What the task asks: Look through the material below and copy exactly the lines from the line with "Rh locus; Esme" to the line with "of ABO. Jamal's", those two lines included.
───── Records provided
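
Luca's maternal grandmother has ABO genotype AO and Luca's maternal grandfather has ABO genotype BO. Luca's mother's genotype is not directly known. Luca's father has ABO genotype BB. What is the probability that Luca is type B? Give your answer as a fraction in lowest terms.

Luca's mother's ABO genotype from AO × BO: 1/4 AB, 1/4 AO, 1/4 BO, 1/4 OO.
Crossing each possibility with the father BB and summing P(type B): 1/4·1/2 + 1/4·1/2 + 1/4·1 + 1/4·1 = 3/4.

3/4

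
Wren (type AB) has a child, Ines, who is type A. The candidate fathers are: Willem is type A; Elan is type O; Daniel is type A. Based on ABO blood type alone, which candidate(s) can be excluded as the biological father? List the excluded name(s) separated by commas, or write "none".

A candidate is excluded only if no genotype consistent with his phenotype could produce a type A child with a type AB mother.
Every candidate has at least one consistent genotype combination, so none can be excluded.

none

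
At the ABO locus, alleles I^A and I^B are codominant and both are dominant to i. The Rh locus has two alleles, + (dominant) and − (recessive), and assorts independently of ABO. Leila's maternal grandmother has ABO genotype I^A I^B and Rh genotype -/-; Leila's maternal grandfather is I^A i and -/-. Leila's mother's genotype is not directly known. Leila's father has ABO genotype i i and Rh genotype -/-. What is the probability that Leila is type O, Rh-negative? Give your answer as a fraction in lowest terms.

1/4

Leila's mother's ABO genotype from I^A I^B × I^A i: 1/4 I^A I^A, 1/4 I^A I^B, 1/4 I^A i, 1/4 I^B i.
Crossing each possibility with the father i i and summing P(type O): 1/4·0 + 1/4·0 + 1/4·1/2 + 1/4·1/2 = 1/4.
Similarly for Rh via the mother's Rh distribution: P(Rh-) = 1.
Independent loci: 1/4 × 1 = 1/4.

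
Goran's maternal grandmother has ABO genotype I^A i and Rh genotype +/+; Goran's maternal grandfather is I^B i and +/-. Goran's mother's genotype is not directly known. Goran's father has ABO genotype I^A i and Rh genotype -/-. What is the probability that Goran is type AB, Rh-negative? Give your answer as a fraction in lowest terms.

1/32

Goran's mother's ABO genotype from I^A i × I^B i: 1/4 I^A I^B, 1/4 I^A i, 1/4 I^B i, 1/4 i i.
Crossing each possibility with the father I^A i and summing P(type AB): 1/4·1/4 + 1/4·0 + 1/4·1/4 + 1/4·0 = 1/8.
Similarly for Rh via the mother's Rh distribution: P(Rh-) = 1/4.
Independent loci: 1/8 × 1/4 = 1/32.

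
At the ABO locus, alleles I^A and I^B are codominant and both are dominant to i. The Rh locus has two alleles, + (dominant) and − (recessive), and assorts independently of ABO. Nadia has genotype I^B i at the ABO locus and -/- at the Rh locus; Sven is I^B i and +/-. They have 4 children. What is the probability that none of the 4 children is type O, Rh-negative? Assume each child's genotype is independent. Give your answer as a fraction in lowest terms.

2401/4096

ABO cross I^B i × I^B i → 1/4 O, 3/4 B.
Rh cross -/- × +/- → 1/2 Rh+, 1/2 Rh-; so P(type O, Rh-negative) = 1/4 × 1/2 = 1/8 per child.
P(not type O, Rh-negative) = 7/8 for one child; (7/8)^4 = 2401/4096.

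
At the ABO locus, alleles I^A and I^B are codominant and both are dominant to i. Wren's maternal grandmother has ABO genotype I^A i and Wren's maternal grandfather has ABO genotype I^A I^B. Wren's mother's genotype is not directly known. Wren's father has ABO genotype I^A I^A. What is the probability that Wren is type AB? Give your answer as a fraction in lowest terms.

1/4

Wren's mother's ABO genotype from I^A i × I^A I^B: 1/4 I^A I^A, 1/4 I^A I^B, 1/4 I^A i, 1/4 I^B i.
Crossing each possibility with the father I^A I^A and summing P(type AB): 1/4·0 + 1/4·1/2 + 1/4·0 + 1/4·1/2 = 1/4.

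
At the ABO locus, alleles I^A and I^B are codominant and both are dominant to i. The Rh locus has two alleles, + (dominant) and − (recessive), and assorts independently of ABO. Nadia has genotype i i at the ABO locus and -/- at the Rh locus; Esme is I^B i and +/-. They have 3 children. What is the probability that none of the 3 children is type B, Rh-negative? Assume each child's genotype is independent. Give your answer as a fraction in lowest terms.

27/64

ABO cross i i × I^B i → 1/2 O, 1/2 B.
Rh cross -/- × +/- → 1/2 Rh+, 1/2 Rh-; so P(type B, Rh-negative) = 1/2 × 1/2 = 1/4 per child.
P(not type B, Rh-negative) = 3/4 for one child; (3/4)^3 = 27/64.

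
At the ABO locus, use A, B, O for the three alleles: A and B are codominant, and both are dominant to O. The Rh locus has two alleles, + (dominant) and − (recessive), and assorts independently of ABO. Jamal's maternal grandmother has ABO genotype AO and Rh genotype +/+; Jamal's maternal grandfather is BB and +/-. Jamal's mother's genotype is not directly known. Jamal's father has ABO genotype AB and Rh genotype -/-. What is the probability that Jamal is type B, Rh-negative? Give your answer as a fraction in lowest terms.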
──────────
───── Records provided
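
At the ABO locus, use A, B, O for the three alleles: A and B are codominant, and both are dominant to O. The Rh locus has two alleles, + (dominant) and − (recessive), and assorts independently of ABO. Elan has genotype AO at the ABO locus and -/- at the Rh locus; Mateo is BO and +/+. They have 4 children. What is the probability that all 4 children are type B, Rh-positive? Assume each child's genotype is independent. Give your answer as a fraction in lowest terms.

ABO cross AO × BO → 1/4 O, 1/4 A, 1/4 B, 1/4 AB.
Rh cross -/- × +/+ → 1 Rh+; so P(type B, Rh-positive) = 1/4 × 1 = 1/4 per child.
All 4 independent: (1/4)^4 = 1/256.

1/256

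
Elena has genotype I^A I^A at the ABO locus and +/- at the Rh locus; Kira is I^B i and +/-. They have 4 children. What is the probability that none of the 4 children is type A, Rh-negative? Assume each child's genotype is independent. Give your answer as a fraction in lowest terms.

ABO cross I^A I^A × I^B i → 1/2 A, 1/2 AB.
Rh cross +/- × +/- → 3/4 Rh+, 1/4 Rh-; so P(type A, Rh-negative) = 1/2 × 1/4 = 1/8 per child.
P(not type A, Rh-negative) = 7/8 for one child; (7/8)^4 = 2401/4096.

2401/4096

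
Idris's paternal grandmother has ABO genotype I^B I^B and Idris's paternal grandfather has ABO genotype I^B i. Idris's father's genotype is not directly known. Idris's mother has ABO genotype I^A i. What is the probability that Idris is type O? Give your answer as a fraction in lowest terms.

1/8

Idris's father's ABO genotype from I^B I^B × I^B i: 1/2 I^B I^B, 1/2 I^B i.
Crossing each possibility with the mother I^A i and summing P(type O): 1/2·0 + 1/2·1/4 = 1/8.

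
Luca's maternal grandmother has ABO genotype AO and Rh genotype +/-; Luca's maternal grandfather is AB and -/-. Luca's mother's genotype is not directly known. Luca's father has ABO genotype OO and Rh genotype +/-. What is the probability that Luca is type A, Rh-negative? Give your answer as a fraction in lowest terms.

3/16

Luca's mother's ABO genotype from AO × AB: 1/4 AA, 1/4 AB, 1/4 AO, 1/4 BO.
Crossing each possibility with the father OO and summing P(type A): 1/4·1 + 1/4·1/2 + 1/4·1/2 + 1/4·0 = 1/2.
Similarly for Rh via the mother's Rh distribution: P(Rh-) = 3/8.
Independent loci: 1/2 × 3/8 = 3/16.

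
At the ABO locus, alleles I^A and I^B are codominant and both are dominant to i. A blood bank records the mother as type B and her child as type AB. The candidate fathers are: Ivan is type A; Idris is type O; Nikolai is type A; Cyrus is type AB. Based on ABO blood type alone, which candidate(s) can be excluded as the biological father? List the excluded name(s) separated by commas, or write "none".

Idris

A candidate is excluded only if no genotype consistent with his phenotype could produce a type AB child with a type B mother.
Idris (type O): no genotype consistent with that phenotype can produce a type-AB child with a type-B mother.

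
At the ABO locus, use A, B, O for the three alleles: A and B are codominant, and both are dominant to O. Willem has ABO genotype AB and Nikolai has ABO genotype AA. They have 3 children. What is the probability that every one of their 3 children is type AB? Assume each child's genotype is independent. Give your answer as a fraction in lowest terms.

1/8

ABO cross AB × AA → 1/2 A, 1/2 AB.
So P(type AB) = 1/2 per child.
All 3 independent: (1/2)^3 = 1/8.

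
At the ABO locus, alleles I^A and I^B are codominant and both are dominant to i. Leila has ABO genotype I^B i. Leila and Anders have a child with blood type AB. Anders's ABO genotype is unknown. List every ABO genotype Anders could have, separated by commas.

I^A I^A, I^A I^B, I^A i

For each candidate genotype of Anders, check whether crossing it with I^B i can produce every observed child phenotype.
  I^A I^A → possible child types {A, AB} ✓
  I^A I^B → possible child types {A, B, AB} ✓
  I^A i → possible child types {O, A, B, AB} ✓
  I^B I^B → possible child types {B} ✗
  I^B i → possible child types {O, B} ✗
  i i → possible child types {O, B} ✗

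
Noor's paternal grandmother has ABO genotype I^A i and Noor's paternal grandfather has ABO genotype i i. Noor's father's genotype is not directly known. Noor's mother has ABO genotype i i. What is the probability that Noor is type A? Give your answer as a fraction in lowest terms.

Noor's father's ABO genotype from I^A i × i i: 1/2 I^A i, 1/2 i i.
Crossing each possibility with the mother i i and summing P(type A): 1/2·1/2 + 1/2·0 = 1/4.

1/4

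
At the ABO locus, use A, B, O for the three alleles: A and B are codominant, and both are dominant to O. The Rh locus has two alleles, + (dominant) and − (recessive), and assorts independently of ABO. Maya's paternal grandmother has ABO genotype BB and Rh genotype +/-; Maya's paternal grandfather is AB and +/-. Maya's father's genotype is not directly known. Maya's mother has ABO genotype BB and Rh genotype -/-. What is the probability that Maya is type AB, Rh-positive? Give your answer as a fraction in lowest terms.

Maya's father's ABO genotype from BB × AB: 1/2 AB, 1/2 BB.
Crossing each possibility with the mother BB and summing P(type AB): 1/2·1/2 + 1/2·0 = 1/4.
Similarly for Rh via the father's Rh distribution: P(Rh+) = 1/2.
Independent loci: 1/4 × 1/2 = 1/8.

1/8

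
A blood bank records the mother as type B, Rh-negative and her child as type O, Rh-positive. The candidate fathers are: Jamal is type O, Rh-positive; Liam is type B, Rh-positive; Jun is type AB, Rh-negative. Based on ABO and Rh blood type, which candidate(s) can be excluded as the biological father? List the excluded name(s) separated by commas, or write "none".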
──────────
───── Records provided
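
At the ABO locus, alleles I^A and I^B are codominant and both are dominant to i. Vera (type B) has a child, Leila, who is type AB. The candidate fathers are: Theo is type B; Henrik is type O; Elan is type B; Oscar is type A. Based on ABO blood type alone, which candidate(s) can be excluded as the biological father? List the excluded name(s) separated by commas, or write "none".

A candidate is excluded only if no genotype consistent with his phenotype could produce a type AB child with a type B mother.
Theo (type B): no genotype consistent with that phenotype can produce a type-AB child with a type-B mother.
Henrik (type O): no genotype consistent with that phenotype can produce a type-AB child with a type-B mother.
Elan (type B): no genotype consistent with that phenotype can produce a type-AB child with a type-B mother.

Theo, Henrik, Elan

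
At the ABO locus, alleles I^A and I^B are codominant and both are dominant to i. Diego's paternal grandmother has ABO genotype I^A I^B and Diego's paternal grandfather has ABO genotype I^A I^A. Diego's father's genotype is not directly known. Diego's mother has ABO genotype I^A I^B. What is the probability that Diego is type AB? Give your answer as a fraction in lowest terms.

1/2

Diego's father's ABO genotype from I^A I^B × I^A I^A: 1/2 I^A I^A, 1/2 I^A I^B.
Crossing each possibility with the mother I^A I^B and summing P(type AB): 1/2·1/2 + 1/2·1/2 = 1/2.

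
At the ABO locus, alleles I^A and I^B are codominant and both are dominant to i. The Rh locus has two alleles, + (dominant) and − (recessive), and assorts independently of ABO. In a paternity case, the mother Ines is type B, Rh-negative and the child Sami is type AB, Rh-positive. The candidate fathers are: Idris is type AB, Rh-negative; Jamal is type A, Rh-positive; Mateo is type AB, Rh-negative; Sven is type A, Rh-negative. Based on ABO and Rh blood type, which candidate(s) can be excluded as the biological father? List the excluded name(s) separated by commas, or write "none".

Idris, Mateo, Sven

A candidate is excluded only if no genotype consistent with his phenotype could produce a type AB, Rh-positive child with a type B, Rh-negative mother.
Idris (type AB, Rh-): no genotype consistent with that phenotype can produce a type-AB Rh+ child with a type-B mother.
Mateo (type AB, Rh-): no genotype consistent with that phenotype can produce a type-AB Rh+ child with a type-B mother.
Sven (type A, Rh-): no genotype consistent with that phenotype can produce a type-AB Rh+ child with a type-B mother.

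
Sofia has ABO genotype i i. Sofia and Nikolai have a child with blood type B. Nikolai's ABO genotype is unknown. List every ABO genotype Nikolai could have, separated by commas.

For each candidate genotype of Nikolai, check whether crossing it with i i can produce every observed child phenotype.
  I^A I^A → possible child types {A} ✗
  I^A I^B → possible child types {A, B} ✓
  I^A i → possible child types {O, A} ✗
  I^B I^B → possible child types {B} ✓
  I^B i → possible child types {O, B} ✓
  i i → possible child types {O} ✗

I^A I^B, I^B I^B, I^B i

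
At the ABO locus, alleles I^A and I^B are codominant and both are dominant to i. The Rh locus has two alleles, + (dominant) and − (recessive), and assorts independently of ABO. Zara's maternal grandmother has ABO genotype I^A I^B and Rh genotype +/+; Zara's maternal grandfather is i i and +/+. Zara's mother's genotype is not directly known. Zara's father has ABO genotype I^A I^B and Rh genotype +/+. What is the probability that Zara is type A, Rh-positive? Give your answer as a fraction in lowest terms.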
──────────
Answer below:
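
At the ABO locus, alleles I^A and I^B are codominant and both are dominant to i. The Rh locus has two alleles, + (dominant) and − (recessive), and assorts independently of ABO. Nadia has genotype i i at the ABO locus and -/- at the Rh locus; Esme is I^B i and +/-. They have 3 children. What is the probability that none of the 3 children is type B, Rh-negative? Assume each child's genotype is independent. Give your answer as a fraction in lowest terms.

27/64

ABO cross i i × I^B i → 1/2 O, 1/2 B.
Rh cross -/- × +/- → 1/2 Rh+, 1/2 Rh-; so P(type B, Rh-negative) = 1/2 × 1/2 = 1/4 per child.
P(not type B, Rh-negative) = 3/4 for one child; (3/4)^3 = 27/64.

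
At the ABO locus, use A, B, O for the three alleles: A and B are codominant, and both are dominant to O. The Rh locus has two alleles, + (dominant) and − (recessive), and assorts independently of ABO. Jamal's maternal grandmother has ABO genotype AO and Rh genotype +/+; Jamal's maternal grandfather is BB and +/-. Jamal's mother's genotype is not directly known. Jamal's father has ABO genotype AB and Rh genotype -/-. What is the probability that Jamal is type B, Rh-negative? Give your answer as a fraction in lowest terms.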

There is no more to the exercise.